--- INPUT FOR THIS TASK ---
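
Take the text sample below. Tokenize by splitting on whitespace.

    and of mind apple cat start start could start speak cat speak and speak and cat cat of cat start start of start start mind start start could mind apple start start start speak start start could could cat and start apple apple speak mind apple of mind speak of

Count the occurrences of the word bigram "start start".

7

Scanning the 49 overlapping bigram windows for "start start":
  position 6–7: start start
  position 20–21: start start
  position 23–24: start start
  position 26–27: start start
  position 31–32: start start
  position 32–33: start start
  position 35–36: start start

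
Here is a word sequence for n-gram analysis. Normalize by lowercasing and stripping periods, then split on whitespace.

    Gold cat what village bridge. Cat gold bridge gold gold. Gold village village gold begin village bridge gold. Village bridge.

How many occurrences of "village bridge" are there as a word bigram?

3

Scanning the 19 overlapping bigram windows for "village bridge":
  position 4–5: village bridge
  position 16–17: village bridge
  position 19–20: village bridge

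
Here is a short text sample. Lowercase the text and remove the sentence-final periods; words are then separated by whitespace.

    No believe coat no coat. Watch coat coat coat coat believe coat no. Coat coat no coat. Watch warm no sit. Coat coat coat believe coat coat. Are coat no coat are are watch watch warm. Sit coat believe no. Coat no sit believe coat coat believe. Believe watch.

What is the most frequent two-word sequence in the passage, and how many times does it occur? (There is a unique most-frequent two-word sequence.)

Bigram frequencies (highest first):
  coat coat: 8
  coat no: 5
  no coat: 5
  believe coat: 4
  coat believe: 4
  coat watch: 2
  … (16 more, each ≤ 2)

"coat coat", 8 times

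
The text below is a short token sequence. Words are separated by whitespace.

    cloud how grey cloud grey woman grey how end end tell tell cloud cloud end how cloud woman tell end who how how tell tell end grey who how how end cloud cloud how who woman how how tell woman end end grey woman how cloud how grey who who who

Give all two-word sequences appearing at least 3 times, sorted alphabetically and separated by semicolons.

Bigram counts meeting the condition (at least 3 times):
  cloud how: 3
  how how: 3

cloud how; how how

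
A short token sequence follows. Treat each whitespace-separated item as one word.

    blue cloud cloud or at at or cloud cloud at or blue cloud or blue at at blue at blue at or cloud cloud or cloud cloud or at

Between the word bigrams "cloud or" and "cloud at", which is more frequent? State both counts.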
---
DIRECTIONS FOR THIS TASK: Search the entries for the string "short" and copy each line where it occurs.

TASK RESPONSE:
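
Here is a short text sample. Lowercase the text and remove the sentence-final periods; words are then separated by whitespace.
The text below is a short token sequence. Words are separated by whitespace.
A short token sequence follows. Treat each whitespace-separated item as one word.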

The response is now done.